_About this task_
Would you please copy each line below that includes the string "models"?

───── The data ─────

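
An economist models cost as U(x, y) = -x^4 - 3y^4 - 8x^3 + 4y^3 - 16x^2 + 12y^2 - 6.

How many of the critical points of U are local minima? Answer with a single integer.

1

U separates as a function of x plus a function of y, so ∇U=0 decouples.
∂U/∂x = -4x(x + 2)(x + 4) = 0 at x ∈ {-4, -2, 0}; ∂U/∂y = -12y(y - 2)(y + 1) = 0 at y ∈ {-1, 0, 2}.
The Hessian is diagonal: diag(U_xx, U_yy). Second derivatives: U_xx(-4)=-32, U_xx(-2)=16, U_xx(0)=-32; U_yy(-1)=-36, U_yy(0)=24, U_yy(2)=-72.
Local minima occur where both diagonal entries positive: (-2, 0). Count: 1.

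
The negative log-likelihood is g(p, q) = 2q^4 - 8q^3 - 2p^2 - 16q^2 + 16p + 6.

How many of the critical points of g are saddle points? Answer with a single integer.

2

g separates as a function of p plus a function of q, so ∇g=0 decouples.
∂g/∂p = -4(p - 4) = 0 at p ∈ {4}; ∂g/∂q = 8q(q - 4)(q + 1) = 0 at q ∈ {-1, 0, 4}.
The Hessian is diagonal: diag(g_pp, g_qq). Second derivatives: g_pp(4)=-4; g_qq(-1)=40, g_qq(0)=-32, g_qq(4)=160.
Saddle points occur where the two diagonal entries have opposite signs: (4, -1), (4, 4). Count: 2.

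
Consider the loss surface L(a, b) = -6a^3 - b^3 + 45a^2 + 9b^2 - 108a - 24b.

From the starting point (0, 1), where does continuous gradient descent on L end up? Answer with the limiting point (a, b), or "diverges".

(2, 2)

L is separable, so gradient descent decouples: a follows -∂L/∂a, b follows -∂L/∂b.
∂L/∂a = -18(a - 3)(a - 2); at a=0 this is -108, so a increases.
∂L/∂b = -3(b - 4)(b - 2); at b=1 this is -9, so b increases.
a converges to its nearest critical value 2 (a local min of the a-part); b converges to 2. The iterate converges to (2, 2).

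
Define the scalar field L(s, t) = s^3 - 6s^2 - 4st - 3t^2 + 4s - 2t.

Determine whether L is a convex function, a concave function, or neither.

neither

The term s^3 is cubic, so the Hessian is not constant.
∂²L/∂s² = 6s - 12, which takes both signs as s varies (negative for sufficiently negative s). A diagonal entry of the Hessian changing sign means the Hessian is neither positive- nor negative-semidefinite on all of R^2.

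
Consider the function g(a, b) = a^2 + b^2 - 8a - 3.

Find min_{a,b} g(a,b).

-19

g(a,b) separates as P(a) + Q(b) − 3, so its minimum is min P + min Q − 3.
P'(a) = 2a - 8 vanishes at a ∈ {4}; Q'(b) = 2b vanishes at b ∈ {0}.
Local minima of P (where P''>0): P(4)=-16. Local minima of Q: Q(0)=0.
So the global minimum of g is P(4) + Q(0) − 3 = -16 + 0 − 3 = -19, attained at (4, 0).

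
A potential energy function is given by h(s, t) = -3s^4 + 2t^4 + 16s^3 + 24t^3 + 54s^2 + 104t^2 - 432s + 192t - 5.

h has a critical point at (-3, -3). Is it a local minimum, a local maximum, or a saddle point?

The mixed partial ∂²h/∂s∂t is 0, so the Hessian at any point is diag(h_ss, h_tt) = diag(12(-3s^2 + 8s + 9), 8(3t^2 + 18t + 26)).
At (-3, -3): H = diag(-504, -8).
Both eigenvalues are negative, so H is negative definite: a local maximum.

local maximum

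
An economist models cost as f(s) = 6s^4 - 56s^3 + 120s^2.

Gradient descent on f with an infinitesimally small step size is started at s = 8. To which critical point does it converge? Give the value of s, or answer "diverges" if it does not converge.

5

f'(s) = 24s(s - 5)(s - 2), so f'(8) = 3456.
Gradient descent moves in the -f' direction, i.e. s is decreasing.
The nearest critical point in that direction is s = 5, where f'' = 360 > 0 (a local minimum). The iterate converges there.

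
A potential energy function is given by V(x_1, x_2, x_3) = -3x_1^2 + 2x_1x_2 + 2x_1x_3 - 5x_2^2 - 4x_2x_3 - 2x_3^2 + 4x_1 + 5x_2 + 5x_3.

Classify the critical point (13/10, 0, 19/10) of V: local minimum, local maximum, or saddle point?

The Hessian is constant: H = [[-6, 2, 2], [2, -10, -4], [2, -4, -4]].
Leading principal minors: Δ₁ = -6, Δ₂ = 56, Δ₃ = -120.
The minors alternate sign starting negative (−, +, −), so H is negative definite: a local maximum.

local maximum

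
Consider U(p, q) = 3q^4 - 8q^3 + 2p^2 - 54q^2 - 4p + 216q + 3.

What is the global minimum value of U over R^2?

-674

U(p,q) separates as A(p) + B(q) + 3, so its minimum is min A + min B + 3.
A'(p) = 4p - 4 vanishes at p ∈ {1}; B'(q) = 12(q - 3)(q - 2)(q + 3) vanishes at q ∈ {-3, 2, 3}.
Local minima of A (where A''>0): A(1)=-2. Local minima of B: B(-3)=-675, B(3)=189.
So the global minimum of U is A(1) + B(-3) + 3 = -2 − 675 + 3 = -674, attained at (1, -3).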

─────
───── The data ─────

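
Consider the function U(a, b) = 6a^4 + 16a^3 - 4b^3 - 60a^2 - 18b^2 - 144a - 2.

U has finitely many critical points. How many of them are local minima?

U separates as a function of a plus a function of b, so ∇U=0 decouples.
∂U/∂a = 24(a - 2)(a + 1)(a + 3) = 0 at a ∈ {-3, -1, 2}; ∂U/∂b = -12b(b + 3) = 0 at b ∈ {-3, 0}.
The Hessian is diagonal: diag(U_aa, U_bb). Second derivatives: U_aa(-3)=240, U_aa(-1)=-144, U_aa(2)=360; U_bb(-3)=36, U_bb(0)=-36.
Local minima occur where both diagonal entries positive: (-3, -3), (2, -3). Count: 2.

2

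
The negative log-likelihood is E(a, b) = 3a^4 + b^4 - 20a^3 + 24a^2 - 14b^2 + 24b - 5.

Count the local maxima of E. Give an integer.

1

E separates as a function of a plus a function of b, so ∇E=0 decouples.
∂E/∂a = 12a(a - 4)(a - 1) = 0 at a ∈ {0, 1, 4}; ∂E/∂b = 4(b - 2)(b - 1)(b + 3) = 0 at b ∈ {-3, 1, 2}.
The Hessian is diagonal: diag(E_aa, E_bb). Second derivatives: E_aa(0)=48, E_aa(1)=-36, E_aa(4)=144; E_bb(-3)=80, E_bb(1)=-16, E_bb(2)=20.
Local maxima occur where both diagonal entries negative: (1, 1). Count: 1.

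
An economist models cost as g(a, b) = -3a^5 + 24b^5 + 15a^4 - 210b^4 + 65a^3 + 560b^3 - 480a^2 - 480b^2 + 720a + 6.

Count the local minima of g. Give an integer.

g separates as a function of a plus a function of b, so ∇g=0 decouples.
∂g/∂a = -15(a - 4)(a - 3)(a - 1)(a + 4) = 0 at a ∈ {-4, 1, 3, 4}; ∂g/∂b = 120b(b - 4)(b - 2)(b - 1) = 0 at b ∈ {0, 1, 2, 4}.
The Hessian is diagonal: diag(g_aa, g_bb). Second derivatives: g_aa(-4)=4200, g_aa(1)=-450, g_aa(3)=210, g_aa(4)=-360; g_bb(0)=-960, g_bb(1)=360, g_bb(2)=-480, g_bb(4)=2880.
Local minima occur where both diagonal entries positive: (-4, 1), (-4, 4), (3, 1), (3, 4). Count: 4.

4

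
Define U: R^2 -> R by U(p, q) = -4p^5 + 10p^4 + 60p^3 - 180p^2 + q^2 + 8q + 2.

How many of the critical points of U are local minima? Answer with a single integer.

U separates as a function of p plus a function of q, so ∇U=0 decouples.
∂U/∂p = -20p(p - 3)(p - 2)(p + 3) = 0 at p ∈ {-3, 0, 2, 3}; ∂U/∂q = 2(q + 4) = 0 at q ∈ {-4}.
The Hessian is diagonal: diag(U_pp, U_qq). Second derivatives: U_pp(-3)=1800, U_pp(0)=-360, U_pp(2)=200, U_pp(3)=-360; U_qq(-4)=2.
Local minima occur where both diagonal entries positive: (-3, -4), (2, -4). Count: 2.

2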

─────

_Solution for this problem_
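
An economist models cost as U(x, y) = -x^4 - 3y^4 - 8x^3 + 4y^3 - 16x^2 + 12y^2 - 6.
An economist models cost as f(s) = 6s^4 - 56s^3 + 120s^2.
An economist models cost as g(a, b) = -3a^5 + 24b^5 + 15a^4 - 210b^4 + 65a^3 + 560b^3 - 480a^2 - 480b^2 + 720a + 6.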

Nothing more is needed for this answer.